*DIRECTIONS FOR THIS TASK*:
The entries below should be transcribed exactly, every one of them.

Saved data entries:
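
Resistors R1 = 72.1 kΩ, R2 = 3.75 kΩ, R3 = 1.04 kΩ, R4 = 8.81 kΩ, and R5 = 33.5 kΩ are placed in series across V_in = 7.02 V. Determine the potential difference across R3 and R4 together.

ΣR = 72.1 + 3.75 + 1.04 + 8.81 + 33.5 = 119.2 kΩ.
R_{R3..R4} = 1.04 + 8.81 = 9.850 kΩ.
V = V_in · R/ΣR = 7.02 × 0.08263 = 0.5801 V.

V ≈ 0.580 V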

*TASK RESPONSE*:
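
Resistors R1 = 72.1 kΩ, R2 = 3.75 kΩ, R3 = 1.04 kΩ, R4 = 8.81 kΩ, and R5 = 33.5 kΩ are placed in series across V_in = 7.02 V. Determine the potential difference across R3 and R4 together.

ΣR = 72.1 + 3.75 + 1.04 + 8.81 + 33.5 = 119.2 kΩ.
R_{R3..R4} = 1.04 + 8.81 = 9.850 kΩ.
V = V_in · R/ΣR = 7.02 × 0.08263 = 0.5801 V.

V ≈ 0.580 V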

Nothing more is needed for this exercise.